What is expected —
Beginning with the line that contains "Is it true that for every integer t, t ≡ 16" and concluding with the final line of the listing below, output each line exactly, and only those lines.

+ + + +

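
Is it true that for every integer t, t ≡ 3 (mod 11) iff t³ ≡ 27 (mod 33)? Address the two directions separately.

(←) The residues r modulo 33 with r³ ≡ 27 (mod 33) are exactly {3}, and each is ≡ 3 (mod 11).

(→) This fails: take t = 14. Then 14 ≡ 3 (mod 11), but 14³ = 2744 ≡ 5 (mod 33), not 27.

Only the reverse direction holds.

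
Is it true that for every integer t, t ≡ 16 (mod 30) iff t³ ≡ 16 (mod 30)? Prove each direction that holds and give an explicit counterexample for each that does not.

(⇒) Suppose t ≡ 16 (mod 30). Write t = 30j + 16. Then (30j + 16)³ = 27000j³ + 43200j² + 23040j + 4096 = 30(900j³ + 1440j² + 768j + 136) + 16, so t³ ≡ 16 (mod 30).

(⇐) Conversely, suppose t³ ≡ 16 (mod 30). The only residue r in {0, …, 29} with r³ ≡ 16 (mod 30) is r = 16, so t ≡ 16 (mod 30).

The biconditional holds.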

+ + + +

Task solution —
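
Is it true that for every integer t, t ≡ 16 (mod 30) iff t³ ≡ 16 (mod 30)? Prove each direction that holds and give an explicit counterexample for each that does not.

(⇒) Suppose t ≡ 16 (mod 30). Write t = 30j + 16. Then (30j + 16)³ = 27000j³ + 43200j² + 23040j + 4096 = 30(900j³ + 1440j² + 768j + 136) + 16, so t³ ≡ 16 (mod 30).

(⇐) Conversely, suppose t³ ≡ 16 (mod 30). The only residue r in {0, …, 29} with r³ ≡ 16 (mod 30) is r = 16, so t ≡ 16 (mod 30).

The biconditional holds.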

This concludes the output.